---- Provided material

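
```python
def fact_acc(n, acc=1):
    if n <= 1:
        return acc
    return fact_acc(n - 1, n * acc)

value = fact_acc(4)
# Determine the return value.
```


fact_acc(4, 1)
= fact_acc(3, 4 * 1) = fact_acc(3, 4)
= fact_acc(2, 3 * 4) = fact_acc(2, 12)
= fact_acc(1, 2 * 12) = fact_acc(1, 24)
n <= 1, return acc = 24


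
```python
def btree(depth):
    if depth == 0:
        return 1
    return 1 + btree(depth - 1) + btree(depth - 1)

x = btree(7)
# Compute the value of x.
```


btree(7)
= 1 + btree(6) + btree(6)
= 1 + 2 * btree(6)
btree(k) = 2^(k+1) - 1
btree(0) = 1
btree(1) = 3
btree(2) = 7
btree(3) = 15
btree(4) = 31
btree(7) = 2^8 - 1 = 255


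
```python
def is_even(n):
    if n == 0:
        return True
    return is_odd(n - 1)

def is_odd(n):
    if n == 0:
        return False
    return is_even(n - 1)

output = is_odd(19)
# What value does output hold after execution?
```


is_odd(19)
= is_even(18)
= is_odd(17)
= is_even(16)
= is_odd(15)
= is_even(14)
= is_odd(13)
= is_even(12)
= is_odd(11)
= is_even(10)
= is_odd(9)
= is_even(8)
= is_odd(7)
= is_even(6)
= is_odd(5)
= is_even(4)
= is_odd(3)
= is_even(2)
= is_odd(1)
= is_even(0)
n == 0: return True
= True


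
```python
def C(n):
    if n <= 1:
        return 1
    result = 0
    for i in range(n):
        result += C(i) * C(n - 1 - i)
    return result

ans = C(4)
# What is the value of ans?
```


C(4)
= sum of C(i) * C(4-1-i) for i in 0..3
First compute sub-values bottom-up:
  C(0) = 1, C(1) = 1
  C(2) = 1*1 + 1*1 = 2
  C(3) = 1*2 + 1*1 + 2*1 = 5
Now C(4):
  C(0)*C(3) = 1*5 = 5
  C(1)*C(2) = 1*2 = 2
  C(2)*C(1) = 2*1 = 2
  C(3)*C(0) = 5*1 = 5
= 5 + 2 + 2 + 5
= 14


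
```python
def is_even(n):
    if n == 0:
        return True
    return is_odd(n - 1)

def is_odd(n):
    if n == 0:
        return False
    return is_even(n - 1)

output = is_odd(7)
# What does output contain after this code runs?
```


is_odd(7)
= is_even(6)
= is_odd(5)
= is_even(4)
= is_odd(3)
= is_even(2)
= is_odd(1)
= is_even(0)
n == 0: return True
= True


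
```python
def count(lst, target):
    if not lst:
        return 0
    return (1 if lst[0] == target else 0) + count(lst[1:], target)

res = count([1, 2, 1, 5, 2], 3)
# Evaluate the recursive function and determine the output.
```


count([1, 2, 1, 5, 2], 3)
lst[0]=1 != 3: 0 + count([2, 1, 5, 2], 3)
lst[0]=2 != 3: 0 + count([1, 5, 2], 3)
lst[0]=1 != 3: 0 + count([5, 2], 3)
lst[0]=5 != 3: 0 + count([2], 3)
lst[0]=2 != 3: 0 + count([], 3)
= 0


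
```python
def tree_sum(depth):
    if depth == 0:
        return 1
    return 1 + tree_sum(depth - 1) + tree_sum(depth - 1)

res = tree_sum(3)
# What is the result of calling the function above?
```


tree_sum(3)
= 1 + tree_sum(2) + tree_sum(2)
= 1 + 2 * tree_sum(2)
tree_sum(k) = 2^(k+1) - 1
tree_sum(0) = 1
tree_sum(1) = 3
tree_sum(2) = 7
tree_sum(3) = 15
tree_sum(3) = 2^4 - 1 = 15


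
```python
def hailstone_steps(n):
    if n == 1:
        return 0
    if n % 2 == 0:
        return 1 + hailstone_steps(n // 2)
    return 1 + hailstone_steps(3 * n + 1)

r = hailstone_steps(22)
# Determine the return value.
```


hailstone_steps(22)
22 is even -> hailstone_steps(11)
11 is odd -> 3*11+1 = 34 -> hailstone_steps(34)
34 is even -> hailstone_steps(17)
17 is odd -> 3*17+1 = 52 -> hailstone_steps(52)
52 is even -> hailstone_steps(26)
26 is even -> hailstone_steps(13)
13 is odd -> 3*13+1 = 40 -> hailstone_steps(40)
40 is even -> hailstone_steps(20)
20 is even -> hailstone_steps(10)
10 is even -> hailstone_steps(5)
5 is odd -> 3*5+1 = 16 -> hailstone_steps(16)
16 is even -> hailstone_steps(8)
8 is even -> hailstone_steps(4)
4 is even -> hailstone_steps(2)
2 is even -> hailstone_steps(1)
Reached 1 after 15 steps
= 15


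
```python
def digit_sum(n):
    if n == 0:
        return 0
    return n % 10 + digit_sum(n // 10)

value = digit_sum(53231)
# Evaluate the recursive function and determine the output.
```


digit_sum(53231)
= 1 + digit_sum(5323)
= 1 + 3 + digit_sum(532)
= 1 + 3 + 2 + digit_sum(53)
= 1 + 3 + 2 + 3 + digit_sum(5)
= 1 + 3 + 2 + 3 + 5 + digit_sum(0)
= 1 + 3 + 2 + 3 + 5 + 0
= 14


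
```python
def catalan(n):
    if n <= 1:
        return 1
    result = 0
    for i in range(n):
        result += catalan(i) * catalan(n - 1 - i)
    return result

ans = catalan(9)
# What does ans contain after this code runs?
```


catalan(9)
= sum of catalan(i) * catalan(9-1-i) for i in 0..8
First compute sub-values bottom-up:
  catalan(0) = 1, catalan(1) = 1
  catalan(2) = 1*1 + 1*1 = 2
  catalan(3) = 1*2 + 1*1 + 2*1 = 5
  catalan(4) = 1*5 + 1*2 + 2*1 + 5*1 = 14
  catalan(5) = 1*14 + 1*5 + 2*2 + 5*1 + 14*1 = 42
  catalan(6) = 1*42 + 1*14 + 2*5 + 5*2 + 14*1 + 42*1 = 132
  catalan(7) = 1*132 + 1*42 + 2*14 + 5*5 + 14*2 + 42*1 + 132*1 = 429
  catalan(8) = 1*429 + 1*132 + 2*42 + 5*14 + 14*5 + 42*2 + 132*1 + 429*1 = 1430
Now catalan(9):
  catalan(0)*catalan(8) = 1*1430 = 1430
  catalan(1)*catalan(7) = 1*429 = 429
  catalan(2)*catalan(6) = 2*132 = 264
  catalan(3)*catalan(5) = 5*42 = 210
  catalan(4)*catalan(4) = 14*14 = 196
  catalan(5)*catalan(3) = 42*5 = 210
  catalan(6)*catalan(2) = 132*2 = 264
  catalan(7)*catalan(1) = 429*1 = 429
  catalan(8)*catalan(0) = 1430*1 = 1430
= 1430 + 429 + 264 + 210 + 196 + 210 + 264 + 429 + 1430
= 4862


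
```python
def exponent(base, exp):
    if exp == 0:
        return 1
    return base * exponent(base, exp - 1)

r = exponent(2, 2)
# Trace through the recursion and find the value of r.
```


exponent(2, 2)
= 2 * exponent(2, 1)
= 2 * 2 * exponent(2, 0)
= 2 * 2 * 1
= 4


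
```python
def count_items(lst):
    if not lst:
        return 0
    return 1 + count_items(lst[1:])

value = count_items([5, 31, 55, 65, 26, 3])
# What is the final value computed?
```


count_items([5, 31, 55, 65, 26, 3])
= 1 + count_items([31, 55, 65, 26, 3])
= 1 + 1 + count_items([55, 65, 26, 3])
= 1 + 1 + 1 + count_items([65, 26, 3])
= 1 + 1 + 1 + 1 + count_items([26, 3])
= 1 + 1 + 1 + 1 + 1 + count_items([3])
= 1 + 1 + 1 + 1 + 1 + 1 + count_items([])
= 1 + 1 + 1 + 1 + 1 + 1 + 0
= 6


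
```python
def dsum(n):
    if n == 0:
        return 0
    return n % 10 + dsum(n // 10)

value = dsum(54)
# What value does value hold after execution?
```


dsum(54)
= 4 + dsum(5)
= 4 + 5 + dsum(0)
= 4 + 5 + 0
= 9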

--------

**The task**
Which lines in the records above contain the string "does"? Copy each one.

**Answer to this exercise**
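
# What value does output hold after execution?
# What does output contain after this code runs?
# What does ans contain after this code runs?
# What value does value hold after execution?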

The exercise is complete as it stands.